Segment Start: Provided information

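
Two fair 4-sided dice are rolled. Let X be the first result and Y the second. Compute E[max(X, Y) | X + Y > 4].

37/10

P(X + Y > 4) = 5/8.
Summing max(X,Y)·P(x,y) over outcomes with X + Y > 4 gives 37/16.
E[max(X, Y) | X + Y > 4] = (37/16) / (5/8) = 37/10.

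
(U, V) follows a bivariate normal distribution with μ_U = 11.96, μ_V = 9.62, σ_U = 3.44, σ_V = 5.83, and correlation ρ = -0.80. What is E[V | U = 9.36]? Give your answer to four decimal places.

The regression of V on U has slope ρ·σ_V/σ_U and passes through (μ_U, μ_V).
E[V | U=9.36] = 9.62 + (-0.80)·(5.83/3.44)·(9.36 − (11.96)) = 9.62 + (-1.3558)·(-2.6) = 13.1451.

13.1451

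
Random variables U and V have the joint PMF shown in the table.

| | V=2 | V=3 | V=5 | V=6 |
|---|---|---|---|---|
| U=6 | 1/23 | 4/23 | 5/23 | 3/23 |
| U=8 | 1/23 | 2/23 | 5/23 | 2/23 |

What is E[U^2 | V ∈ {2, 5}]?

50

P(V ∈ {2, 5}) = 12/23.
Σ U^2·P over the event = 36·(1/23) + 36·(5/23) + 64·(1/23) + 64·(5/23) = 600/23.
E[U^2 | V ∈ {2, 5}] = (600/23) / (12/23) = 50.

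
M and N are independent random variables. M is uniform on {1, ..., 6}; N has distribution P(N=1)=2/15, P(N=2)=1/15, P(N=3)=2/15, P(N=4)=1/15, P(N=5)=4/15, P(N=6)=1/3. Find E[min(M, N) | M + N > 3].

P(M + N > 3) = 17/18.
Summing min(M,N)·P(x,y) over outcomes with M + N > 3 gives 251/90.
E[min(M, N) | M + N > 3] = (251/90) / (17/18) = 251/85.

251/85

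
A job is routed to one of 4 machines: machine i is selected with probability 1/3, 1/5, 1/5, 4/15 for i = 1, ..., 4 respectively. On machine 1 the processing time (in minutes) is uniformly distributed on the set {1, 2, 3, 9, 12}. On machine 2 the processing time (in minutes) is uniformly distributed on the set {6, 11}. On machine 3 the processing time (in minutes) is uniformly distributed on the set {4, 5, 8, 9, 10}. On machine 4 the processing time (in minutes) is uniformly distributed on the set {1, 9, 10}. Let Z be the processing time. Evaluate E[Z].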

Segment End: Provided information

Assignment. Reproduce the data in full, precisely as given.

Your solution.
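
Two fair 4-sided dice are rolled. Let X be the first result and Y the second. Compute E[max(X, Y) | X + Y > 4].

37/10

P(X + Y > 4) = 5/8.
Summing max(X,Y)·P(x,y) over outcomes with X + Y > 4 gives 37/16.
E[max(X, Y) | X + Y > 4] = (37/16) / (5/8) = 37/10.

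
(U, V) follows a bivariate normal distribution with μ_U = 11.96, μ_V = 9.62, σ_U = 3.44, σ_V = 5.83, and correlation ρ = -0.80. What is E[V | U = 9.36]? Give your answer to four decimal places.

The regression of V on U has slope ρ·σ_V/σ_U and passes through (μ_U, μ_V).
E[V | U=9.36] = 9.62 + (-0.80)·(5.83/3.44)·(9.36 − (11.96)) = 9.62 + (-1.3558)·(-2.6) = 13.1451.

13.1451

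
Random variables U and V have the joint PMF shown in the table.

| | V=2 | V=3 | V=5 | V=6 |
|---|---|---|---|---|
| U=6 | 1/23 | 4/23 | 5/23 | 3/23 |
| U=8 | 1/23 | 2/23 | 5/23 | 2/23 |

What is E[U^2 | V ∈ {2, 5}]?

50

P(V ∈ {2, 5}) = 12/23.
Σ U^2·P over the event = 36·(1/23) + 36·(5/23) + 64·(1/23) + 64·(5/23) = 600/23.
E[U^2 | V ∈ {2, 5}] = (600/23) / (12/23) = 50.

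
M and N are independent random variables. M is uniform on {1, ..., 6}; N has distribution P(N=1)=2/15, P(N=2)=1/15, P(N=3)=2/15, P(N=4)=1/15, P(N=5)=4/15, P(N=6)=1/3. Find E[min(M, N) | M + N > 3].

P(M + N > 3) = 17/18.
Summing min(M,N)·P(x,y) over outcomes with M + N > 3 gives 251/90.
E[min(M, N) | M + N > 3] = (251/90) / (17/18) = 251/85.

251/85

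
A job is routed to one of 4 machines: machine i is selected with probability 1/3, 1/5, 1/5, 4/15 for i = 1, ..., 4 respectively. On machine 1 the processing time (in minutes) is uniformly distributed on the set {1, 2, 3, 9, 12}. On machine 2 the processing time (in minutes) is uniformly distributed on the set {6, 11}. On machine 3 the processing time (in minutes) is uniformly distributed on the set {4, 5, 8, 9, 10}. On machine 4 the processing time (in minutes) is uniformly distributed on the set {1, 9, 10}. Let Z be the processing time. Evaluate E[Z].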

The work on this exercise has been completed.